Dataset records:
-*-

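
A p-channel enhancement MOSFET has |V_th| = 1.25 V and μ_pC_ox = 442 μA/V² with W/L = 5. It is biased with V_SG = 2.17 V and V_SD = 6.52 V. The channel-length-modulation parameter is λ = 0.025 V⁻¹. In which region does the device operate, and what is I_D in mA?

Saturation; I_D = 1.09 mA

k_p = μ_pC_ox · (W/L) = 2.21 mA/V².
V_ov = V_SG − |V_th| = 2.17 − 1.25 = 0.92 V.
Since V_SD = 6.52 V ≥ V_ov = 0.92 V, the device is in saturation.
I_D = ½ k_p V_ov² (1 + λ V_SD) = 0.5 × 2.21 × 0.92² × (1 + 0.025 × 6.52) = 1.09 mA.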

-*-

Each line above should be copied exactly, with no line missing.

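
A p-channel enhancement MOSFET has |V_th| = 1.25 V and μ_pC_ox = 442 μA/V² with W/L = 5. It is biased with V_SG = 2.17 V and V_SD = 6.52 V. The channel-length-modulation parameter is λ = 0.025 V⁻¹. In which region does the device operate, and what is I_D in mA?

Saturation; I_D = 1.09 mA

k_p = μ_pC_ox · (W/L) = 2.21 mA/V².
V_ov = V_SG − |V_th| = 2.17 − 1.25 = 0.92 V.
Since V_SD = 6.52 V ≥ V_ov = 0.92 V, the device is in saturation.
I_D = ½ k_p V_ov² (1 + λ V_SD) = 0.5 × 2.21 × 0.92² × (1 + 0.025 × 6.52) = 1.09 mA.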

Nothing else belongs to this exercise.